Problem statement:
Return every line of the data exactly as it appears.
= Beginning of Section =
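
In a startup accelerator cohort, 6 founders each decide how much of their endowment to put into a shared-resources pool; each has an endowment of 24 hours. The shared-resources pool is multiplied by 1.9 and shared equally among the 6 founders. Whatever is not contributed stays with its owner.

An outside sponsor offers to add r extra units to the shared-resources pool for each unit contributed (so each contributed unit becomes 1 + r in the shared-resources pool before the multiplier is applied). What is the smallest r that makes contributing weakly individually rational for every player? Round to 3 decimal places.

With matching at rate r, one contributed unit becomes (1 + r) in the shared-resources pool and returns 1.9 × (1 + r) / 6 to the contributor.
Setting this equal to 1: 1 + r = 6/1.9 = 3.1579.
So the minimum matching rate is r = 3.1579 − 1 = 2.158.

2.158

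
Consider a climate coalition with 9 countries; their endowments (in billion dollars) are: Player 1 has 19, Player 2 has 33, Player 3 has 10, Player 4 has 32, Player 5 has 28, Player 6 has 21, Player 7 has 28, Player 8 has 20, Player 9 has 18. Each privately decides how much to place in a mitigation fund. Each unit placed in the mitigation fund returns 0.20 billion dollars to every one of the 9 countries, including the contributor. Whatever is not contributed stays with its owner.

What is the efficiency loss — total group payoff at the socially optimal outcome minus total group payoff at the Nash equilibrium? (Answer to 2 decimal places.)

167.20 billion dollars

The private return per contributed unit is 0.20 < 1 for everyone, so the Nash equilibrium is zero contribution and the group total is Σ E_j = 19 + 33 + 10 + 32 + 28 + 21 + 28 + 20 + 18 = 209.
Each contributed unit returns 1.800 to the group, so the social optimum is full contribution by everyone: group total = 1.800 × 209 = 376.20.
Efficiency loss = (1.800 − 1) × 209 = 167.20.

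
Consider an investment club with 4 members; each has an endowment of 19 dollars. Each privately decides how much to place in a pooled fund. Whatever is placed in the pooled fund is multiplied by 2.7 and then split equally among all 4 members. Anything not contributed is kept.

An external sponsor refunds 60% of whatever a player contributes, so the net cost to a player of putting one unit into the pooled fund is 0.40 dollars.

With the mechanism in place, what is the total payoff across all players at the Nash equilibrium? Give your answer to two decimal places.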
= End of Section =
Result:
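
In a startup accelerator cohort, 6 founders each decide how much of their endowment to put into a shared-resources pool; each has an endowment of 24 hours. The shared-resources pool is multiplied by 1.9 and shared equally among the 6 founders. Whatever is not contributed stays with its owner.

An outside sponsor offers to add r extra units to the shared-resources pool for each unit contributed (so each contributed unit becomes 1 + r in the shared-resources pool before the multiplier is applied). What is the smallest r that makes contributing weakly individually rational for every player? Round to 3 decimal places.

With matching at rate r, one contributed unit becomes (1 + r) in the shared-resources pool and returns 1.9 × (1 + r) / 6 to the contributor.
Setting this equal to 1: 1 + r = 6/1.9 = 3.1579.
So the minimum matching rate is r = 3.1579 − 1 = 2.158.

2.158

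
Consider a climate coalition with 9 countries; their endowments (in billion dollars) are: Player 1 has 19, Player 2 has 33, Player 3 has 10, Player 4 has 32, Player 5 has 28, Player 6 has 21, Player 7 has 28, Player 8 has 20, Player 9 has 18. Each privately decides how much to place in a mitigation fund. Each unit placed in the mitigation fund returns 0.20 billion dollars to every one of the 9 countries, including the contributor. Whatever is not contributed stays with its owner.

What is the efficiency loss — total group payoff at the socially optimal outcome minus total group payoff at the Nash equilibrium? (Answer to 2 decimal places.)

167.20 billion dollars

The private return per contributed unit is 0.20 < 1 for everyone, so the Nash equilibrium is zero contribution and the group total is Σ E_j = 19 + 33 + 10 + 32 + 28 + 21 + 28 + 20 + 18 = 209.
Each contributed unit returns 1.800 to the group, so the social optimum is full contribution by everyone: group total = 1.800 × 209 = 376.20.
Efficiency loss = (1.800 − 1) × 209 = 167.20.

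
Consider an investment club with 4 members; each has an endowment of 19 dollars. Each privately decides how much to place in a pooled fund. Whatever is placed in the pooled fund is multiplied by 2.7 and then split equally among all 4 members. Anything not contributed is kept.

An external sponsor refunds 60% of whatever a player contributes, so the net cost to a player of putting one unit into the pooled fund is 0.40 dollars.

With the mechanism in place, what is the total payoff across all players at the Nash equilibrium? Give your answer to two decimal places.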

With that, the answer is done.